Your assignment: Using the data below, count the lines where "meter" appears, and answer with the number alone.

Collected data entries
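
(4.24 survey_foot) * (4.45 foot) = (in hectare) 0.0001753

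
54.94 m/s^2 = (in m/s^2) 54.94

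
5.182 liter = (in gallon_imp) 1.14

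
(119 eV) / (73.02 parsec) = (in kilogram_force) 8.629e-37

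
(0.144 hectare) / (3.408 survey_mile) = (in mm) 262.6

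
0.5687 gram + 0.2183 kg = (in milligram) 2.189e+05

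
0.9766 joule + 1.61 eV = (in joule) 0.9766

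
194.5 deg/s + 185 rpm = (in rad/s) 22.77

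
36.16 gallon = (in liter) 136.9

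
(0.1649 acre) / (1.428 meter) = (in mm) 4.673e+05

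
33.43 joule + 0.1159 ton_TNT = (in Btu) 4.596e+05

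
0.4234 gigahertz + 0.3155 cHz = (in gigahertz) 0.4234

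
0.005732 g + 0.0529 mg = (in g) 0.005785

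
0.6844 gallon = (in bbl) 0.0163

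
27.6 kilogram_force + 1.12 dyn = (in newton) 270.7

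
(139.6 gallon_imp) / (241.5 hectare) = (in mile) 1.633e-10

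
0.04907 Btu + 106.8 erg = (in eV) 3.231e+20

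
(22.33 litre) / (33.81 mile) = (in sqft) 4.417e-06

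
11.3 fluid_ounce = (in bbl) 0.002102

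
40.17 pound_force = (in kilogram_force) 18.22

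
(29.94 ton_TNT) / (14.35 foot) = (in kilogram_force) 2.92e+09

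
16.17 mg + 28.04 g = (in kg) 0.02806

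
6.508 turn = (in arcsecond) 8.434e+06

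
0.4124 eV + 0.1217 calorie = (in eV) 3.178e+18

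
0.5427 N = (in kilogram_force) 0.05534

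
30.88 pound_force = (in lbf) 30.88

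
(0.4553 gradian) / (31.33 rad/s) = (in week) 3.774e-10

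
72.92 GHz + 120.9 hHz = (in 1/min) 4.375e+12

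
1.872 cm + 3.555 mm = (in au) 1.489e-13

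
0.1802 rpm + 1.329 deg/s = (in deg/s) 2.41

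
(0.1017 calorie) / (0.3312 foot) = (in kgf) 0.4298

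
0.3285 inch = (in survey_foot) 0.02737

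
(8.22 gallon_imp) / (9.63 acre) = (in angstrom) 9589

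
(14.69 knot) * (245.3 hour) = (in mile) 4147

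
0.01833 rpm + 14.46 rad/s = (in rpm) 138.1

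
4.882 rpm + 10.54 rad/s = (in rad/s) 11.05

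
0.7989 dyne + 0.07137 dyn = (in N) 8.703e-06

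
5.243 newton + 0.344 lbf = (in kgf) 0.6907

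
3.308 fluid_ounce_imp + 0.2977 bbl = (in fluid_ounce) 1604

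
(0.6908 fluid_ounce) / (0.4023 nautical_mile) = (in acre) 6.776e-12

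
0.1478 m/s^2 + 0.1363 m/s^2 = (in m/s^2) 0.2841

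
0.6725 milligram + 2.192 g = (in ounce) 0.07734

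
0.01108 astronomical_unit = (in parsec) 5.372e-08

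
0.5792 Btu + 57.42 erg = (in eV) 3.814e+21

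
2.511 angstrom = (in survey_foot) 8.238e-10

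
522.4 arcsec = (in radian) 0.002533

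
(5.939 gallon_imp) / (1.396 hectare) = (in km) 1.934e-09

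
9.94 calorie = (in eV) 2.596e+20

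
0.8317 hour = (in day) 0.03465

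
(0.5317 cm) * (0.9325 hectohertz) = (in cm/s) 49.58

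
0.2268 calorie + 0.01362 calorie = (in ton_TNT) 2.404e-10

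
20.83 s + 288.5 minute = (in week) 0.02866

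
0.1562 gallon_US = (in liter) 0.5913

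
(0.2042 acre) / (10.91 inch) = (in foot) 9784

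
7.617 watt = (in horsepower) 0.01021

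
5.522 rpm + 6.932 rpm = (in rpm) 12.45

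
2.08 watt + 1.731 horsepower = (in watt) 1293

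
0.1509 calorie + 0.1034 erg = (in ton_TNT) 1.509e-10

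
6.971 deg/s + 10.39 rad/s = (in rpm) 100.4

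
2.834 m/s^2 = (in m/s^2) 2.834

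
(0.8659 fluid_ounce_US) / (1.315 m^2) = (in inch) 0.0007667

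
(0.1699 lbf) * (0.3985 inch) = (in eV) 4.775e+16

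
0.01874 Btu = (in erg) 1.977e+08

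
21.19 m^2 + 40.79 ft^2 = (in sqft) 268.9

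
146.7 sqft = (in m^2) 13.63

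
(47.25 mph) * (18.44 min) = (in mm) 2.337e+07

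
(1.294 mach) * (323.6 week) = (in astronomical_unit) 0.5764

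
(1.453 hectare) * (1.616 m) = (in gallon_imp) 5.165e+06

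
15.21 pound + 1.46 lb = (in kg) 7.561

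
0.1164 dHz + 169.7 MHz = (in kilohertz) 1.697e+05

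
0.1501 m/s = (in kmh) 0.5404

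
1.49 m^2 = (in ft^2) 16.04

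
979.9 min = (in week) 0.09721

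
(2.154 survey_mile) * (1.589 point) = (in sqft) 20.92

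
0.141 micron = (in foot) 4.626e-07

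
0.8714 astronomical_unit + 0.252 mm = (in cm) 1.304e+13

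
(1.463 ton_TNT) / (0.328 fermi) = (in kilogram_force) 1.903e+24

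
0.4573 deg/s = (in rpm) 0.07622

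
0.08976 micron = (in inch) 3.534e-06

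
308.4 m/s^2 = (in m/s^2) 308.4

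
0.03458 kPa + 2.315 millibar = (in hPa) 2.661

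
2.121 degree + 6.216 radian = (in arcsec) 1.29e+06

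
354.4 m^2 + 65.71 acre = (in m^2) 2.663e+05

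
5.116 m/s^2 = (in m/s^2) 5.116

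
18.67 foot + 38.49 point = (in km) 0.005704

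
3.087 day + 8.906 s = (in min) 4445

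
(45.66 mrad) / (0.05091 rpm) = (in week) 1.416e-05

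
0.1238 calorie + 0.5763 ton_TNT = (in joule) 2.411e+09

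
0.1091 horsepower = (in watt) 81.36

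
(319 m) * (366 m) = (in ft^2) 1.257e+06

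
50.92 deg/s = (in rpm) 8.487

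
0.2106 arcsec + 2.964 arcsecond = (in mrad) 0.01539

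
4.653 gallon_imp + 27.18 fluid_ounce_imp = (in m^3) 0.02193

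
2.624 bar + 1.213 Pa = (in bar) 2.624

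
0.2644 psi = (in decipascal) 1.823e+04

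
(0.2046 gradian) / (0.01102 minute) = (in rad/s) 0.004861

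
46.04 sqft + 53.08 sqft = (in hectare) 0.0009209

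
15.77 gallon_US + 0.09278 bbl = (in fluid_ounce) 2517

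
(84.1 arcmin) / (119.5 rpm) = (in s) 0.001955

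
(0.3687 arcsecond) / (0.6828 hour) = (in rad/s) 7.272e-10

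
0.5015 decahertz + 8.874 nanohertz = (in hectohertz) 0.05015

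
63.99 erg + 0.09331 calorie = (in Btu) 0.00037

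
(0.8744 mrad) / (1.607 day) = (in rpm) 6.014e-08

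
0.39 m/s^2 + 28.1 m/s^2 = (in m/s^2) 28.49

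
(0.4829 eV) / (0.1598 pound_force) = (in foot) 3.571e-19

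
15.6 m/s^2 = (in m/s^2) 15.6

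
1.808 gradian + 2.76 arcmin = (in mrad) 29.2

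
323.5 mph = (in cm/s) 1.446e+04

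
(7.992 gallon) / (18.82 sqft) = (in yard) 0.01892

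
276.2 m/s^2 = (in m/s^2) 276.2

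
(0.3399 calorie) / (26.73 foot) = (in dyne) 1.746e+04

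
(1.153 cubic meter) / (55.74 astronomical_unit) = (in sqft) 1.488e-12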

Result of the task: 2